(EXTRACTED RECORDS)

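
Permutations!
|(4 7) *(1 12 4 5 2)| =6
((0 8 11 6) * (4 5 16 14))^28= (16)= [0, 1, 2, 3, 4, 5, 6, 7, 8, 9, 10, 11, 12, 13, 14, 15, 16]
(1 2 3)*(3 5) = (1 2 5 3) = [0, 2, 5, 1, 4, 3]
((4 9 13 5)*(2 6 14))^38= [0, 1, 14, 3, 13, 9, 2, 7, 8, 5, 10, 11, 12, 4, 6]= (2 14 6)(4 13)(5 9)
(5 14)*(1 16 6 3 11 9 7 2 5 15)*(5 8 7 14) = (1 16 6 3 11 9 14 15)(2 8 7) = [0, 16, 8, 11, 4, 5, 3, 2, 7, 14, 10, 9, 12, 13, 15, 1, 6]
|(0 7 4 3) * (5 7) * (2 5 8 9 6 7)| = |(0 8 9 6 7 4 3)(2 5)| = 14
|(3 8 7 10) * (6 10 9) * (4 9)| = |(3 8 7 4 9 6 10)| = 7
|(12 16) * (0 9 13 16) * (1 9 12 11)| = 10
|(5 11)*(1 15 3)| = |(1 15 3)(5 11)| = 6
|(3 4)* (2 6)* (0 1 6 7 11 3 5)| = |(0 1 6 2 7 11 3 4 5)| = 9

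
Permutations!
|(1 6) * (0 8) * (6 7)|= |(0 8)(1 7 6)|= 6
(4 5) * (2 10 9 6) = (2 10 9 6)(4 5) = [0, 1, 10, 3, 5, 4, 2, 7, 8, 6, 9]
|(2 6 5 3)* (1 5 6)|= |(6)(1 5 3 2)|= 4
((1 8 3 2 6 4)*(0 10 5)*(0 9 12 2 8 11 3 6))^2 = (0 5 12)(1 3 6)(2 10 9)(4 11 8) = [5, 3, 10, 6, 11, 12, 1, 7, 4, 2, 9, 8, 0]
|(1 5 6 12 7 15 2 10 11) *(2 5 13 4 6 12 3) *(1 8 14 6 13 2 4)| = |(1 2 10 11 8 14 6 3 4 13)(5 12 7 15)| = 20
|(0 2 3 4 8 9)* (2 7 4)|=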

(End EXTRACTED RECORDS)
(EXTRACTED RECORDS)

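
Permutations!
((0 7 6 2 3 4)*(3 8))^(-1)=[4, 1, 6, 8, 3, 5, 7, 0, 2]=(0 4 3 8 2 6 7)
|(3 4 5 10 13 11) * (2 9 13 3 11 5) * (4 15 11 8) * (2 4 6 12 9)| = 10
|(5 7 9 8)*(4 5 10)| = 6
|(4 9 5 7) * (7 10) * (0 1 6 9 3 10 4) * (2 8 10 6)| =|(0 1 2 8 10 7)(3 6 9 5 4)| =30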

(End EXTRACTED RECORDS)

**EXERCISE DETAILS:**
All that is wanted is the stretch of lines above from the one containing "(5 14)*(1 16" through the one containing "2 3 4 8 9)*", duplicated exactly.

**TASK RESPONSE:**
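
(5 14)*(1 16 6 3 11 9 7 2 5 15)*(5 8 7 14) = (1 16 6 3 11 9 14 15)(2 8 7) = [0, 16, 8, 11, 4, 5, 3, 2, 7, 14, 10, 9, 12, 13, 15, 1, 6]
|(0 7 4 3) * (5 7) * (2 5 8 9 6 7)| = |(0 8 9 6 7 4 3)(2 5)| = 14
|(3 8 7 10) * (6 10 9) * (4 9)| = |(3 8 7 4 9 6 10)| = 7
|(12 16) * (0 9 13 16) * (1 9 12 11)| = 10
|(5 11)*(1 15 3)| = |(1 15 3)(5 11)| = 6
|(3 4)* (2 6)* (0 1 6 7 11 3 5)| = |(0 1 6 2 7 11 3 4 5)| = 9

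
Permutations!
|(1 6) * (0 8) * (6 7)|= |(0 8)(1 7 6)|= 6
(4 5) * (2 10 9 6) = (2 10 9 6)(4 5) = [0, 1, 10, 3, 5, 4, 2, 7, 8, 6, 9]
|(2 6 5 3)* (1 5 6)|= |(6)(1 5 3 2)|= 4
((1 8 3 2 6 4)*(0 10 5)*(0 9 12 2 8 11 3 6))^2 = (0 5 12)(1 3 6)(2 10 9)(4 11 8) = [5, 3, 10, 6, 11, 12, 1, 7, 4, 2, 9, 8, 0]
|(1 5 6 12 7 15 2 10 11) *(2 5 13 4 6 12 3) *(1 8 14 6 13 2 4)| = |(1 2 10 11 8 14 6 3 4 13)(5 12 7 15)| = 20
|(0 2 3 4 8 9)* (2 7 4)|=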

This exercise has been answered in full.